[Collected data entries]
-- Opening Marker --

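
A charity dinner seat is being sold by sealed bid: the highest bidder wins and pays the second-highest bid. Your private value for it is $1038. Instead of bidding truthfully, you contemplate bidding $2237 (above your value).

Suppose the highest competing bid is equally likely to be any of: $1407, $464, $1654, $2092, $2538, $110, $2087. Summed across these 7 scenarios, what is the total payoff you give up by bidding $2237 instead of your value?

The deviation costs you only when the competing bid falls strictly between $1038 and $2237; elsewhere both bids give the same outcome.
$1407: truthful payoff $0, deviation payoff −$369 → loss $369.
$464: outcomes coincide → loss $0.
$1654: truthful payoff $0, deviation payoff −$616 → loss $616.
$2092: truthful payoff $0, deviation payoff −$1054 → loss $1054.
$2538: outcomes coincide → loss $0.
$110: outcomes coincide → loss $0.
$2087: truthful payoff $0, deviation payoff −$1049 → loss $1049.
Total loss = $369 + $616 + $1054 + $1049 = $3088.

$3088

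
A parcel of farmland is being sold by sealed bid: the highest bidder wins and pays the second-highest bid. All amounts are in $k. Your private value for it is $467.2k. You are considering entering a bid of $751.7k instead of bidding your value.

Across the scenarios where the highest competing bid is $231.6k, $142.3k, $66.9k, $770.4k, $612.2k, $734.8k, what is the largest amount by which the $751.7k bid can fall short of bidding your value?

$267.6k

$231.6k: same outcome either way → loss $0k.
$142.3k: same outcome either way → loss $0k.
$66.9k: same outcome either way → loss $0k.
$770.4k: same outcome either way → loss $0k.
$612.2k: truthful gives $0k, deviation gives −$145k → loss $145k.
$734.8k: truthful gives $0k, deviation gives −$267.6k → loss $267.6k.
Maximum loss: $267.6k.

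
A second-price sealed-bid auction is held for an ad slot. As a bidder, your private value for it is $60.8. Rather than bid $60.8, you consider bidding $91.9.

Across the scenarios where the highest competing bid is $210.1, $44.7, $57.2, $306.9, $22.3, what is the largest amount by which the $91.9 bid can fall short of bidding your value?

$210.1: same outcome either way → loss $0.
$44.7: same outcome either way → loss $0.
$57.2: same outcome either way → loss $0.
$306.9: same outcome either way → loss $0.
$22.3: same outcome either way → loss $0.
Maximum loss: $0.

$0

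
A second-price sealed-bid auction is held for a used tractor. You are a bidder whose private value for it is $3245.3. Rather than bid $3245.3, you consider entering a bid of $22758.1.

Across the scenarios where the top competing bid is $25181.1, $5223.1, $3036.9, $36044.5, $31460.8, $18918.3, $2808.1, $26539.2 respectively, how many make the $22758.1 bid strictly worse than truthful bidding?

2

The deviation hurts exactly when the highest competing bid lies strictly between $3245.3 and $22758.1 — overbidding then wins at a price above your value.
$25181.1: above both → same outcome either way.
$5223.1: inside the interval → strictly worse (loss $1977.8).
$3036.9: below both → same outcome either way.
$36044.5: above both → same outcome either way.
$31460.8: above both → same outcome either way.
$18918.3: inside the interval → strictly worse (loss $15673).
$2808.1: below both → same outcome either way.
$26539.2: above both → same outcome either way.
Count: 2.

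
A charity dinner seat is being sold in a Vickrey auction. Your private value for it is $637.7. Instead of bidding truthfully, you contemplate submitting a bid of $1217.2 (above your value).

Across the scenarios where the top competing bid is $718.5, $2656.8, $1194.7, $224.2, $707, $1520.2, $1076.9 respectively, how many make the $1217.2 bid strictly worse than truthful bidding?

4

The deviation hurts exactly when the highest competing bid lies strictly between $637.7 and $1217.2 — overbidding then wins at a price above your value.
$718.5: inside the interval → strictly worse (loss $80.8).
$2656.8: above both → same outcome either way.
$1194.7: inside the interval → strictly worse (loss $557).
$224.2: below both → same outcome either way.
$707: inside the interval → strictly worse (loss $69.3).
$1520.2: above both → same outcome either way.
$1076.9: inside the interval → strictly worse (loss $439.2).
Count: 4.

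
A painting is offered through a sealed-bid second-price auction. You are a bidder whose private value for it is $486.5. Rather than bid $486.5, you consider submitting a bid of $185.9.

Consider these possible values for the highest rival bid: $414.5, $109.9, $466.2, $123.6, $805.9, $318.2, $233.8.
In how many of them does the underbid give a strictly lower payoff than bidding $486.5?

The deviation hurts exactly when the highest competing bid lies strictly between $185.9 and $486.5 — underbidding then forfeits a profitable win.
$414.5: inside the interval → strictly worse (loss $72).
$109.9: below both → same outcome either way.
$466.2: inside the interval → strictly worse (loss $20.3).
$123.6: below both → same outcome either way.
$805.9: above both → same outcome either way.
$318.2: inside the interval → strictly worse (loss $168.3).
$233.8: inside the interval → strictly worse (loss $252.7).
Count: 4.

4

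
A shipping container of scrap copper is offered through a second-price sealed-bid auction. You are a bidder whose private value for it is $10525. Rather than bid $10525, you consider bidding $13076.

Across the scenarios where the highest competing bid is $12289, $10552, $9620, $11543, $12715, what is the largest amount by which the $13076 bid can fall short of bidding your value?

$2190

$12289: truthful gives $0, deviation gives −$1764 → loss $1764.
$10552: truthful gives $0, deviation gives −$27 → loss $27.
$9620: same outcome either way → loss $0.
$11543: truthful gives $0, deviation gives −$1018 → loss $1018.
$12715: truthful gives $0, deviation gives −$2190 → loss $2190.
Maximum loss: $2190.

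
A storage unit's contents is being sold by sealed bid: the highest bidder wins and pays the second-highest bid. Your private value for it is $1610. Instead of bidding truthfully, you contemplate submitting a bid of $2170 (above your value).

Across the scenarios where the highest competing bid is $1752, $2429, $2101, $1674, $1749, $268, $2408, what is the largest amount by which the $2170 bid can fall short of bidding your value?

$1752: truthful gives $0, deviation gives −$142 → loss $142.
$2429: same outcome either way → loss $0.
$2101: truthful gives $0, deviation gives −$491 → loss $491.
$1674: truthful gives $0, deviation gives −$64 → loss $64.
$1749: truthful gives $0, deviation gives −$139 → loss $139.
$268: same outcome either way → loss $0.
$2408: same outcome either way → loss $0.
Maximum loss: $491.

$491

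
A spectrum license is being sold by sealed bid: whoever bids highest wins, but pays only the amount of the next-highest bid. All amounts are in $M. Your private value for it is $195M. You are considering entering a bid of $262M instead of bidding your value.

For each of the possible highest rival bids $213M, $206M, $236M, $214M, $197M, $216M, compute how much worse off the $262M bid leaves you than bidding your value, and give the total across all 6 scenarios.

The deviation costs you only when the competing bid falls strictly between $195M and $262M; elsewhere both bids give the same outcome.
$213M: truthful payoff $0M, deviation payoff −$18M → loss $18M.
$206M: truthful payoff $0M, deviation payoff −$11M → loss $11M.
$236M: truthful payoff $0M, deviation payoff −$41M → loss $41M.
$214M: truthful payoff $0M, deviation payoff −$19M → loss $19M.
$197M: truthful payoff $0M, deviation payoff −$2M → loss $2M.
$216M: truthful payoff $0M, deviation payoff −$21M → loss $21M.
Total loss = $18M + $11M + $41M + $19M + $2M + $21M = $112M.
Because the price is fixed by the runner-up's bid, deviating from your value can only change a good outcome into a bad one — never the reverse.

$112M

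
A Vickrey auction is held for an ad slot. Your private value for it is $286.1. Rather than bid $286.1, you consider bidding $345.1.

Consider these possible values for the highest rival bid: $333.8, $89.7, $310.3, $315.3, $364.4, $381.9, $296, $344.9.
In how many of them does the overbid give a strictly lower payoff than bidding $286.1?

5

The deviation hurts exactly when the highest competing bid lies strictly between $286.1 and $345.1 — overbidding then wins at a price above your value.
$333.8: inside the interval → strictly worse (loss $47.7).
$89.7: below both → same outcome either way.
$310.3: inside the interval → strictly worse (loss $24.2).
$315.3: inside the interval → strictly worse (loss $29.2).
$364.4: above both → same outcome either way.
$381.9: above both → same outcome either way.
$296: inside the interval → strictly worse (loss $9.9).
$344.9: inside the interval → strictly worse (loss $58.8).
Count: 5.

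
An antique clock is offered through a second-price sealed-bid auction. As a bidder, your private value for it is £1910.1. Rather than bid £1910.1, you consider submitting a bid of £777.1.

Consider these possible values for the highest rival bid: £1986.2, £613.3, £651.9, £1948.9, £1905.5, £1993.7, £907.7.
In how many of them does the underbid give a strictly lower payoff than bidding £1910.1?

2

The deviation hurts exactly when the highest competing bid lies strictly between £777.1 and £1910.1 — underbidding then forfeits a profitable win.
£1986.2: above both → same outcome either way.
£613.3: below both → same outcome either way.
£651.9: below both → same outcome either way.
£1948.9: above both → same outcome either way.
£1905.5: inside the interval → strictly worse (loss £4.6).
£1993.7: above both → same outcome either way.
£907.7: inside the interval → strictly worse (loss £1002.4).
Count: 2.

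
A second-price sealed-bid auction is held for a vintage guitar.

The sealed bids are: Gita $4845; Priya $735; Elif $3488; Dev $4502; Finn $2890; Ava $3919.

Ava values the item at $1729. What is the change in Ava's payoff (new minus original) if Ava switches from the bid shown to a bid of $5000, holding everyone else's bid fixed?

−$3116

The highest bid among the other bidders is $4845; Ava's bid doesn't change that.
Original bid $3919: Ava is not highest (top rival bid is $4845); payoff $0.
Alternative bid $5000: Ava is highest, pays the top rival bid $4845; payoff $1729 − $4845 = −$3116.
Change in payoff = −$3116 − ($0) = −$3116.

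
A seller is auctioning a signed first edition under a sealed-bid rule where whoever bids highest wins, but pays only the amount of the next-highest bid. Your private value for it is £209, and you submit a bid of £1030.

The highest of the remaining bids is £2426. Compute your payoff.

Your bid £1030 is below the highest competing bid £2426, so you lose.
A losing bidder pays nothing and receives nothing: payoff = £0.

£0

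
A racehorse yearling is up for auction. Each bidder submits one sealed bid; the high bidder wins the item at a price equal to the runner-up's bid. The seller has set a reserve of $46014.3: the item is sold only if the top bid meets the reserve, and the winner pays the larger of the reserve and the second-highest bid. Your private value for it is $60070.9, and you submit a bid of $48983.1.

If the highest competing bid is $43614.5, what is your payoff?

$14056.6

Your bid $48983.1 is the highest and exceeds the reserve.
Price = max(second-highest bid, reserve) = max($43614.5, $46014.3) = $46014.3.
Payoff = $60070.9 − $46014.3 = $14056.6.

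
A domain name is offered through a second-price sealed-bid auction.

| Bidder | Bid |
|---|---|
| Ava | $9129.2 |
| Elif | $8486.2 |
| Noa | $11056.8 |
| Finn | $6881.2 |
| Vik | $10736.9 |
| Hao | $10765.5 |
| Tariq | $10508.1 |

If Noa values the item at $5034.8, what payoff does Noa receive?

−$5730.7

Highest bid: Noa at $11056.8, so Noa wins.
Second-highest bid: Hao at $10765.5 — that is the price the winner pays.
Noa's payoff = value − price = $5034.8 − $10765.5 = −$5730.7.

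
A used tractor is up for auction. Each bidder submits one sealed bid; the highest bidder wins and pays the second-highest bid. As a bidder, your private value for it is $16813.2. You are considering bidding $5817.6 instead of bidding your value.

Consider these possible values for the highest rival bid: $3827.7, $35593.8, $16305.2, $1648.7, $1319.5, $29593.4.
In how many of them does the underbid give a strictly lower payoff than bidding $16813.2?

The deviation hurts exactly when the highest competing bid lies strictly between $5817.6 and $16813.2 — underbidding then forfeits a profitable win.
$3827.7: below both → same outcome either way.
$35593.8: above both → same outcome either way.
$16305.2: inside the interval → strictly worse (loss $508).
$1648.7: below both → same outcome either way.
$1319.5: below both → same outcome either way.
$29593.4: above both → same outcome either way.
Count: 1.

1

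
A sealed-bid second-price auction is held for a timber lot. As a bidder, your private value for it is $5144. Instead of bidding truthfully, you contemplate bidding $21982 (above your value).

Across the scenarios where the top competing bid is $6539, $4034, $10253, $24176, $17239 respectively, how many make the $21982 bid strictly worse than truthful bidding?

The deviation hurts exactly when the highest competing bid lies strictly between $5144 and $21982 — overbidding then wins at a price above your value.
$6539: inside the interval → strictly worse (loss $1395).
$4034: below both → same outcome either way.
$10253: inside the interval → strictly worse (loss $5109).
$24176: above both → same outcome either way.
$17239: inside the interval → strictly worse (loss $12095).
Count: 3.

3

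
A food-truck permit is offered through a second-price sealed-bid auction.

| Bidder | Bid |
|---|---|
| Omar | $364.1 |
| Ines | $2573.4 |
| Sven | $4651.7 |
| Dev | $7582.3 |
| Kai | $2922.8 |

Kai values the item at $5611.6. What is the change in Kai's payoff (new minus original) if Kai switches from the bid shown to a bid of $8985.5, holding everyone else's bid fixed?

The highest bid among the other bidders is $7582.3; Kai's bid doesn't change that.
Original bid $2922.8: Kai is not highest (top rival bid is $7582.3); payoff $0.
Alternative bid $8985.5: Kai is highest, pays the top rival bid $7582.3; payoff $5611.6 − $7582.3 = −$1970.7.
Change in payoff = −$1970.7 − ($0) = −$1970.7.

−$1970.7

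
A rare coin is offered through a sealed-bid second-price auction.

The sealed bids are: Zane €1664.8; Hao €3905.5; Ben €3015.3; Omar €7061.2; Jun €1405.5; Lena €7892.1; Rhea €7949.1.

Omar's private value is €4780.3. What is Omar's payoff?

€0

Highest bid: Rhea at €7949.1, so Rhea wins.
Second-highest bid: Lena at €7892.1 — that is the price the winner pays.
Omar did not win, so Omar pays nothing and receives nothing: payoff €0.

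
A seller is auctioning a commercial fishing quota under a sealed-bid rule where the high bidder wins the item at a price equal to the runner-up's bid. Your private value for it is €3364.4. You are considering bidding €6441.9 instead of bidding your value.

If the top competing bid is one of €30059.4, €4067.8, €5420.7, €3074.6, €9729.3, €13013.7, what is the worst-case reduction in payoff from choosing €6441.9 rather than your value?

€30059.4: same outcome either way → loss €0.
€4067.8: truthful gives €0, deviation gives −€703.4 → loss €703.4.
€5420.7: truthful gives €0, deviation gives −€2056.3 → loss €2056.3.
€3074.6: same outcome either way → loss €0.
€9729.3: same outcome either way → loss €0.
€13013.7: same outcome either way → loss €0.
Maximum loss: €2056.3.

€2056.3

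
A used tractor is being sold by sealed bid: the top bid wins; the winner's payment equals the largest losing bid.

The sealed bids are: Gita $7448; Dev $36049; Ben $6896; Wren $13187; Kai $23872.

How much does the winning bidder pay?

$23872

Highest bid: Dev at $36049, so Dev wins.
Second-highest bid: Kai at $23872 — that is the price the winner pays.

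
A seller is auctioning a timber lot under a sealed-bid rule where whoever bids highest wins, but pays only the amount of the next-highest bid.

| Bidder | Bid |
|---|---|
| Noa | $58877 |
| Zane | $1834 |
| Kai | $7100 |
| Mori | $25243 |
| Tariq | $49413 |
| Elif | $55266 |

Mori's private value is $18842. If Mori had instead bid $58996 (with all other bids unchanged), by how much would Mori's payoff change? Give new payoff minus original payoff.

The highest bid among the other bidders is $58877; Mori's bid doesn't change that.
Original bid $25243: Mori is not highest (top rival bid is $58877); payoff $0.
Alternative bid $58996: Mori is highest, pays the top rival bid $58877; payoff $18842 − $58877 = −$40035.
Change in payoff = −$40035 − ($0) = −$40035.

−$40035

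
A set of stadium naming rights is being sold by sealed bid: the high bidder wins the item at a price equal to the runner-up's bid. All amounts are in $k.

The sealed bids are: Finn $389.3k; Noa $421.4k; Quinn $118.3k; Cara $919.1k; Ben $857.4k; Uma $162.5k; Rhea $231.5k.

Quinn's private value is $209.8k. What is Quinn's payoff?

$0k

Highest bid: Cara at $919.1k, so Cara wins.
Second-highest bid: Ben at $857.4k — that is the price the winner pays.
Quinn did not win, so Quinn pays nothing and receives nothing: payoff $0k.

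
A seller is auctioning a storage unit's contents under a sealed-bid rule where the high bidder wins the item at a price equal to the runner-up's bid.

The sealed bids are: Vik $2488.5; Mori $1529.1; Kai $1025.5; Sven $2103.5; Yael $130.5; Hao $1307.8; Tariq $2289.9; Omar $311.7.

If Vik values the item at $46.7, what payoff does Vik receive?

−$2243.2

Highest bid: Vik at $2488.5, so Vik wins.
Second-highest bid: Tariq at $2289.9 — that is the price the winner pays.
Vik's payoff = value − price = $46.7 − $2289.9 = −$2243.2.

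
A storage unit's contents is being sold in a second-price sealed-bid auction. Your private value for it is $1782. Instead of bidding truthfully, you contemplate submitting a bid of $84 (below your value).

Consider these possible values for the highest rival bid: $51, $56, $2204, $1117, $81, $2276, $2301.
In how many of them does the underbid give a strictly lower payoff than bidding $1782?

The deviation hurts exactly when the highest competing bid lies strictly between $84 and $1782 — underbidding then forfeits a profitable win.
$51: below both → same outcome either way.
$56: below both → same outcome either way.
$2204: above both → same outcome either way.
$1117: inside the interval → strictly worse (loss $665).
$81: below both → same outcome either way.
$2276: above both → same outcome either way.
$2301: above both → same outcome either way.
Count: 1.

1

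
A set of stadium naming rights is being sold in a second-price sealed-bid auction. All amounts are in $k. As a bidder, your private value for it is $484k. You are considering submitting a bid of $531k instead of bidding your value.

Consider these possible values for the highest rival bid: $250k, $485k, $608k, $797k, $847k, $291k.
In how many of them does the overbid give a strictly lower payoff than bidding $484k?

The deviation hurts exactly when the highest competing bid lies strictly between $484k and $531k — overbidding then wins at a price above your value.
$250k: below both → same outcome either way.
$485k: inside the interval → strictly worse (loss $1k).
$608k: above both → same outcome either way.
$797k: above both → same outcome either way.
$847k: above both → same outcome either way.
$291k: below both → same outcome either way.
Count: 1.

1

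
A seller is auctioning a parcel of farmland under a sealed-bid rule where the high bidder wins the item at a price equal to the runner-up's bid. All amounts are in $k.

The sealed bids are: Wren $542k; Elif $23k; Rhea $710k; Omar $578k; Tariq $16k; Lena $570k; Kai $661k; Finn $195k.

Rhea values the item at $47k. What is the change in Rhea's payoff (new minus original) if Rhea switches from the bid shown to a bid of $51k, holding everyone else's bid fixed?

The highest bid among the other bidders is $661k; Rhea's bid doesn't change that.
Original bid $710k: Rhea is highest, pays the top rival bid $661k; payoff $47k − $661k = −$614k.
Alternative bid $51k: Rhea is not highest (top rival bid is $661k); payoff $0k.
Change in payoff = $0k − (−$614k) = $614k.

$614k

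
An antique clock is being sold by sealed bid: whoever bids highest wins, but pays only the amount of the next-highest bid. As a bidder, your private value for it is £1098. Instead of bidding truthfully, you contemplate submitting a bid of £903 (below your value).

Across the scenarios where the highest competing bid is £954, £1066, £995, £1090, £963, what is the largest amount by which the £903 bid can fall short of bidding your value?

£954: truthful gives £144, deviation gives £0 → loss £144.
£1066: truthful gives £32, deviation gives £0 → loss £32.
£995: truthful gives £103, deviation gives £0 → loss £103.
£1090: truthful gives £8, deviation gives £0 → loss £8.
£963: truthful gives £135, deviation gives £0 → loss £135.
Maximum loss: £144.

£144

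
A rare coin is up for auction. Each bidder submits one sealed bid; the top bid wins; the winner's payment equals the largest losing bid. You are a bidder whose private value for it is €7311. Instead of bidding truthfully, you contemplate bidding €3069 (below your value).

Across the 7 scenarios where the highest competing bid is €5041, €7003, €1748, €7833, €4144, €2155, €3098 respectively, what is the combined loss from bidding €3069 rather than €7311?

€9958

The deviation costs you only when the competing bid falls strictly between €3069 and €7311; elsewhere both bids give the same outcome.
€5041: truthful payoff €2270, deviation payoff €0 → loss €2270.
€7003: truthful payoff €308, deviation payoff €0 → loss €308.
€1748: outcomes coincide → loss €0.
€7833: outcomes coincide → loss €0.
€4144: truthful payoff €3167, deviation payoff €0 → loss €3167.
€2155: outcomes coincide → loss €0.
€3098: truthful payoff €4213, deviation payoff €0 → loss €4213.
Total loss = €2270 + €308 + €3167 + €4213 = €9958.
Because the price is fixed by the runner-up's bid, deviating from your value can only change a good outcome into a bad one — never the reverse.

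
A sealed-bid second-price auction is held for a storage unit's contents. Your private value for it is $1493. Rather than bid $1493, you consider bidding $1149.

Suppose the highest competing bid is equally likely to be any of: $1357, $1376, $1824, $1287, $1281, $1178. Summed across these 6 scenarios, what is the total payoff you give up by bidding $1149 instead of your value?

The deviation costs you only when the competing bid falls strictly between $1149 and $1493; elsewhere both bids give the same outcome.
$1357: truthful payoff $136, deviation payoff $0 → loss $136.
$1376: truthful payoff $117, deviation payoff $0 → loss $117.
$1824: outcomes coincide → loss $0.
$1287: truthful payoff $206, deviation payoff $0 → loss $206.
$1281: truthful payoff $212, deviation payoff $0 → loss $212.
$1178: truthful payoff $315, deviation payoff $0 → loss $315.
Total loss = $136 + $117 + $206 + $212 + $315 = $986.
Because the price is fixed by the runner-up's bid, deviating from your value can only change a good outcome into a bad one — never the reverse.

$986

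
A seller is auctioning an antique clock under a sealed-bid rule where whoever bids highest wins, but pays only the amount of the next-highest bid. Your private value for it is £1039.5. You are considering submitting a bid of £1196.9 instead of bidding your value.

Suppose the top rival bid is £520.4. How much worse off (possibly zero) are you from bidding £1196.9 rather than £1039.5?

£0

Bidding your value £1039.5: you win (since £1039.5 > £520.4) and pay £520.4. Payoff £519.1.
Bidding £1196.9: you win and pay £520.4. Payoff £1039.5 − £520.4 = £519.1.
Difference = £519.1 − £519.1 = £0; both bids lead to the same outcome because the competing bid is below both your value and your alternative bid.
Because the price is fixed by the runner-up's bid, deviating from your value can only change a good outcome into a bad one — never the reverse.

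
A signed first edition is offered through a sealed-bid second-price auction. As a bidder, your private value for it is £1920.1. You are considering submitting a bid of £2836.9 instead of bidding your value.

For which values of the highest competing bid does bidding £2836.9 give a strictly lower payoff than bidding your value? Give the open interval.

If the competing bid is below £1920.1, both bids win at the same price — no difference.
If it is above £2836.9, both bids lose — no difference.
If it lies strictly between £1920.1 and £2836.9, bidding your value loses (payoff 0) while bidding £2836.9 wins at a price above your value (payoff negative).
So the deviation strictly hurts on the open interval (£1920.1, £2836.9).

(£1920.1, £2836.9)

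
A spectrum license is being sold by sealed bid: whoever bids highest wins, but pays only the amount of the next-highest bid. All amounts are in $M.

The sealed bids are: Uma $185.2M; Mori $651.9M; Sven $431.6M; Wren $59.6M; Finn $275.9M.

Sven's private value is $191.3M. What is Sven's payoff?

$0M

Highest bid: Mori at $651.9M, so Mori wins.
Second-highest bid: Sven at $431.6M — that is the price the winner pays.
Sven did not win, so Sven pays nothing and receives nothing: payoff $0M.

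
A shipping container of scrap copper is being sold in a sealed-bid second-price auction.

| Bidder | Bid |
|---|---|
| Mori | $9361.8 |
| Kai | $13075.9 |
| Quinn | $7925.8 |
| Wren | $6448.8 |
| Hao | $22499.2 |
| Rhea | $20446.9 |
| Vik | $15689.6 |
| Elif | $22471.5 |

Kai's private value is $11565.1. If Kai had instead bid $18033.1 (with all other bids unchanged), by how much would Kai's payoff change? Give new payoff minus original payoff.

$0

The highest bid among the other bidders is $22499.2; Kai's bid doesn't change that.
Original bid $13075.9: Kai is not highest (top rival bid is $22499.2); payoff $0.
Alternative bid $18033.1: Kai is not highest (top rival bid is $22499.2); payoff $0.
Change in payoff = $0 − ($0) = $0.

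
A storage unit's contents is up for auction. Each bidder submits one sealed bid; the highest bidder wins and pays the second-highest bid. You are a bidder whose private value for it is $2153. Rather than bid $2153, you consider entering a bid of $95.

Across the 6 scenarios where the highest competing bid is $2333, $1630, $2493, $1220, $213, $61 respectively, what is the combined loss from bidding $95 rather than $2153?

The deviation costs you only when the competing bid falls strictly between $95 and $2153; elsewhere both bids give the same outcome.
$2333: outcomes coincide → loss $0.
$1630: truthful payoff $523, deviation payoff $0 → loss $523.
$2493: outcomes coincide → loss $0.
$1220: truthful payoff $933, deviation payoff $0 → loss $933.
$213: truthful payoff $1940, deviation payoff $0 → loss $1940.
$61: outcomes coincide → loss $0.
Total loss = $523 + $933 + $1940 = $3396.

$3396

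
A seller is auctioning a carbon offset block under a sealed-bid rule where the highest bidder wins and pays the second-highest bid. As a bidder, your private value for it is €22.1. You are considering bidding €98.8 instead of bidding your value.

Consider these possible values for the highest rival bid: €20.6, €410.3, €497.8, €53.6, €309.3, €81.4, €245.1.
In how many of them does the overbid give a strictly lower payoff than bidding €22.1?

The deviation hurts exactly when the highest competing bid lies strictly between €22.1 and €98.8 — overbidding then wins at a price above your value.
€20.6: below both → same outcome either way.
€410.3: above both → same outcome either way.
€497.8: above both → same outcome either way.
€53.6: inside the interval → strictly worse (loss €31.5).
€309.3: above both → same outcome either way.
€81.4: inside the interval → strictly worse (loss €59.3).
€245.1: above both → same outcome either way.
Count: 2.

2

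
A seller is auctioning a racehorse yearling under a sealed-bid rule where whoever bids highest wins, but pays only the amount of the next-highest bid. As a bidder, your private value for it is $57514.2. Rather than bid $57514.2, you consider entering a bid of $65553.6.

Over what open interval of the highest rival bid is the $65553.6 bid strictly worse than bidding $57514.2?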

-- Closing Marker --

-- EXERCISE --
Return only the lines above that run from the opening line through the line containing "A parcel of farmland is", exactly as written.

-- RESULT FOR THIS TASK --
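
A charity dinner seat is being sold by sealed bid: the highest bidder wins and pays the second-highest bid. Your private value for it is $1038. Instead of bidding truthfully, you contemplate bidding $2237 (above your value).

Suppose the highest competing bid is equally likely to be any of: $1407, $464, $1654, $2092, $2538, $110, $2087. Summed across these 7 scenarios, what is the total payoff you give up by bidding $2237 instead of your value?

The deviation costs you only when the competing bid falls strictly between $1038 and $2237; elsewhere both bids give the same outcome.
$1407: truthful payoff $0, deviation payoff −$369 → loss $369.
$464: outcomes coincide → loss $0.
$1654: truthful payoff $0, deviation payoff −$616 → loss $616.
$2092: truthful payoff $0, deviation payoff −$1054 → loss $1054.
$2538: outcomes coincide → loss $0.
$110: outcomes coincide → loss $0.
$2087: truthful payoff $0, deviation payoff −$1049 → loss $1049.
Total loss = $369 + $616 + $1054 + $1049 = $3088.

$3088

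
A parcel of farmland is being sold by sealed bid: the highest bidder wins and pays the second-highest bid. All amounts are in $k. Your private value for it is $467.2k. You are considering entering a bid of $751.7k instead of bidding your value.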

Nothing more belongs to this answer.